EXERCISE
Each line of the records below that holds "entities" should be returned.

────────

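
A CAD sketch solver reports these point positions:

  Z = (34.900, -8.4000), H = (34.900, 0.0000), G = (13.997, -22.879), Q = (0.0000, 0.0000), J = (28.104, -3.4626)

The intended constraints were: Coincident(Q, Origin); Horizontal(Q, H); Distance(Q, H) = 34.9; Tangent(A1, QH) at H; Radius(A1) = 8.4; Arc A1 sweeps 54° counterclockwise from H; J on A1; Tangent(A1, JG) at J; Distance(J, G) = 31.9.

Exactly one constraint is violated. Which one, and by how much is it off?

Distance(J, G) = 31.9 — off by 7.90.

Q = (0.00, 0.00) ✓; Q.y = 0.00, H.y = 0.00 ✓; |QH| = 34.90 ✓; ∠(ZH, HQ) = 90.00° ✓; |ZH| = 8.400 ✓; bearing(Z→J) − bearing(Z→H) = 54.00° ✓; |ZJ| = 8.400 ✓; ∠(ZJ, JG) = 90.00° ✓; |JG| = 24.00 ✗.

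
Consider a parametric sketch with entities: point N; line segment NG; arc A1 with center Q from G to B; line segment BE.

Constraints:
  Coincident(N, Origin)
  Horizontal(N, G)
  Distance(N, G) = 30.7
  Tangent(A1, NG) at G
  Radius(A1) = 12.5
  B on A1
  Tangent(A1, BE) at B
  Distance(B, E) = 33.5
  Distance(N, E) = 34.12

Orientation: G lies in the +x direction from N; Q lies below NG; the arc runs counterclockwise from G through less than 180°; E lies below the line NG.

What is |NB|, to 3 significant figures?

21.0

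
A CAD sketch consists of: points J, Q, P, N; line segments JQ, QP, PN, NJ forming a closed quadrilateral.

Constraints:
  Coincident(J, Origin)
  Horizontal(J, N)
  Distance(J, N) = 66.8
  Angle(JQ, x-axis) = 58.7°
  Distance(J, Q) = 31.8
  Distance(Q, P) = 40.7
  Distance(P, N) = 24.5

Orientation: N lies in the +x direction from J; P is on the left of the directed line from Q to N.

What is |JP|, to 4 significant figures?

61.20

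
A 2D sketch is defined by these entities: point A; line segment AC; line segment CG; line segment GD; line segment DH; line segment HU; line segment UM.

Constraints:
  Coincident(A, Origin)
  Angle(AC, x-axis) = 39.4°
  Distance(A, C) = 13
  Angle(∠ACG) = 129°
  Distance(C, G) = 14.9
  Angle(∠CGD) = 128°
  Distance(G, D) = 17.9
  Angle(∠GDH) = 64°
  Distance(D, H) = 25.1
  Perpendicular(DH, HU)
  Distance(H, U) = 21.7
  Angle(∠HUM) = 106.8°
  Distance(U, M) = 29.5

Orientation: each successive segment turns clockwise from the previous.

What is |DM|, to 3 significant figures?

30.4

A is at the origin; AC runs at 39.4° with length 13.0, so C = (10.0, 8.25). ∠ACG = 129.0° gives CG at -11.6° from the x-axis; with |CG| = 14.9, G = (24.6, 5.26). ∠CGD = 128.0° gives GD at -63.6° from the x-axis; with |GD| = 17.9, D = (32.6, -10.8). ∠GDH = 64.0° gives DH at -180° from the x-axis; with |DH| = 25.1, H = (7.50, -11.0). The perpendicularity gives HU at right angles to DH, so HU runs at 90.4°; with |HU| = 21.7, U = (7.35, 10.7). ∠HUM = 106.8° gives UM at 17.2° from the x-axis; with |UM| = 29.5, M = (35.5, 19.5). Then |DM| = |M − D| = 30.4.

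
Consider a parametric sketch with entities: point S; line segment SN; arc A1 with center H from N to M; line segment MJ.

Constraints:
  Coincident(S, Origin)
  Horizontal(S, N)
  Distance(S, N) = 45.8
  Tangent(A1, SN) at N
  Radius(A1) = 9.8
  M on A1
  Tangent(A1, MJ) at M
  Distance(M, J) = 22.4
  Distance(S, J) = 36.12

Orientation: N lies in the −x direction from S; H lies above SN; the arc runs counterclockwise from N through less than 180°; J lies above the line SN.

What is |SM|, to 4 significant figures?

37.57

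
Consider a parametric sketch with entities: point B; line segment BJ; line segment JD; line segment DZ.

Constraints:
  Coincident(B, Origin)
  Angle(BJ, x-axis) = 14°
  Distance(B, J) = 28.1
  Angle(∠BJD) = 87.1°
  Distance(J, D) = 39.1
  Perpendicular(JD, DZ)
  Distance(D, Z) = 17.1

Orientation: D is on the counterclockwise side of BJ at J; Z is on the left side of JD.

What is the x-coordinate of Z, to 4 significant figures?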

────────

SOLUTION FOR THIS TASK
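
Consider a parametric sketch with entities: point N; line segment NG; arc A1 with center Q from G to B; line segment BE.
A 2D sketch is defined by these entities: point A; line segment AC; line segment CG; line segment GD; line segment DH; line segment HU; line segment UM.
Consider a parametric sketch with entities: point S; line segment SN; arc A1 with center H from N to M; line segment MJ.
Consider a parametric sketch with entities: point B; line segment BJ; line segment JD; line segment DZ.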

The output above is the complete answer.